### Work request
Please repeat, without alteration, the line containing "Exactly one of" and every line that follows it to the end of the entries below, and only those lines.

### Source data
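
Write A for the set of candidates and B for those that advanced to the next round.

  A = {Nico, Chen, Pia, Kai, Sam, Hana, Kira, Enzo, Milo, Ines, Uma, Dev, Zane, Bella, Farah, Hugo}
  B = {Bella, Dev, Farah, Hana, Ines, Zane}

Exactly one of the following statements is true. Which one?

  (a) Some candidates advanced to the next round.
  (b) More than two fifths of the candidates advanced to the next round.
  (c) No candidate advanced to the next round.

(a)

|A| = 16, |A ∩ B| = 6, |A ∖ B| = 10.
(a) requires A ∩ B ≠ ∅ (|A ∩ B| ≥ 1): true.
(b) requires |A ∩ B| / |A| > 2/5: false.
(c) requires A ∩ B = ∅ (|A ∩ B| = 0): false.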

### Answer to this task
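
Exactly one of the following statements is true. Which one?

  (a) Some candidates advanced to the next round.
  (b) More than two fifths of the candidates advanced to the next round.
  (c) No candidate advanced to the next round.

(a)

|A| = 16, |A ∩ B| = 6, |A ∖ B| = 10.
(a) requires A ∩ B ≠ ∅ (|A ∩ B| ≥ 1): true.
(b) requires |A ∩ B| / |A| > 2/5: false.
(c) requires A ∩ B = ∅ (|A ∩ B| = 0): false.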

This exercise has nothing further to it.